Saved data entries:
________________________________________

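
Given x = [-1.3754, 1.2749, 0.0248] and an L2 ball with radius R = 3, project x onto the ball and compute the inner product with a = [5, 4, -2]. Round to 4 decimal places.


Step 1: Compute ||x|| (intermediates to 6 decimals).
||x|| = sqrt((-1.3754)^2 + 1.2749^2 + 0.0248^2) = 1.875556
Step 2: Project.
Since ||x|| <= R, proj = x (no scaling needed).
proj(x) = [-1.3754, 1.2749, 0.0248]
Step 3: Dot product.
a^T * proj(x) = 5*(-1.3754) + 4*1.2749 - 2*0.0248 = -1.827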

________________________________________

The full set of records above is to be printed exactly as it appears.

▸ Exercise solution:
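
Given x = [-1.3754, 1.2749, 0.0248] and an L2 ball with radius R = 3, project x onto the ball and compute the inner product with a = [5, 4, -2]. Round to 4 decimal places.


Step 1: Compute ||x|| (intermediates to 6 decimals).
||x|| = sqrt((-1.3754)^2 + 1.2749^2 + 0.0248^2) = 1.875556
Step 2: Project.
Since ||x|| <= R, proj = x (no scaling needed).
proj(x) = [-1.3754, 1.2749, 0.0248]
Step 3: Dot product.
a^T * proj(x) = 5*(-1.3754) + 4*1.2749 - 2*0.0248 = -1.827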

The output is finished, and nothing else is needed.